(Data excerpts Opens)

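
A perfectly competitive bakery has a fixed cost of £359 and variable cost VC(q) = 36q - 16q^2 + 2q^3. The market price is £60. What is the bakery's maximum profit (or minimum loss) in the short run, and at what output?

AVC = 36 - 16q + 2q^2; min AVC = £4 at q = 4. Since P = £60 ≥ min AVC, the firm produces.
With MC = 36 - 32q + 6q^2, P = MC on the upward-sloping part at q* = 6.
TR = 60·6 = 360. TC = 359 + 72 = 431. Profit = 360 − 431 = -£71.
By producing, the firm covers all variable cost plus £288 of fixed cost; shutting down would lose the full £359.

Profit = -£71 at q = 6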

(Data excerpts Closes)
(Data excerpts Opens)

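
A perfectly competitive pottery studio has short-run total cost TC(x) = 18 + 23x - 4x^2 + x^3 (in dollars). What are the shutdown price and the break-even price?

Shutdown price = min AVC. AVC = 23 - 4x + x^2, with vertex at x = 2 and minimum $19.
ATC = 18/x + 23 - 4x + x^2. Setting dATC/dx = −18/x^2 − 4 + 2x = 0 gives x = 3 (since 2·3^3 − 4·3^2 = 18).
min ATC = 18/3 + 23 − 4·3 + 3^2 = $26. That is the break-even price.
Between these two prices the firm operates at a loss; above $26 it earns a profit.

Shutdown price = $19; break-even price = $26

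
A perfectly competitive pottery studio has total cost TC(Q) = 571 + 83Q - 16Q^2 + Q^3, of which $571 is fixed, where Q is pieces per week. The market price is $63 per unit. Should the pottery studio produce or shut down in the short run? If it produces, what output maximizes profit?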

(Data excerpts Closes)

Task instructions:
Output the lines above exactly, but only those between the line holding "A perfectly competitive pottery studio has short-run" and the line holding "A perfectly competitive pottery studio has total", inclusive.

Task result:
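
A perfectly competitive pottery studio has short-run total cost TC(x) = 18 + 23x - 4x^2 + x^3 (in dollars). What are the shutdown price and the break-even price?

Shutdown price = min AVC. AVC = 23 - 4x + x^2, with vertex at x = 2 and minimum $19.
ATC = 18/x + 23 - 4x + x^2. Setting dATC/dx = −18/x^2 − 4 + 2x = 0 gives x = 3 (since 2·3^3 − 4·3^2 = 18).
min ATC = 18/3 + 23 − 4·3 + 3^2 = $26. That is the break-even price.
Between these two prices the firm operates at a loss; above $26 it earns a profit.

Shutdown price = $19; break-even price = $26

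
A perfectly competitive pottery studio has total cost TC(Q) = 571 + 83Q - 16Q^2 + Q^3, of which $571 is fixed, where Q is pieces per week. The market price is $63 per unit. Should the pottery studio produce or shut down in the short run? If it produces, what output maximizes profit?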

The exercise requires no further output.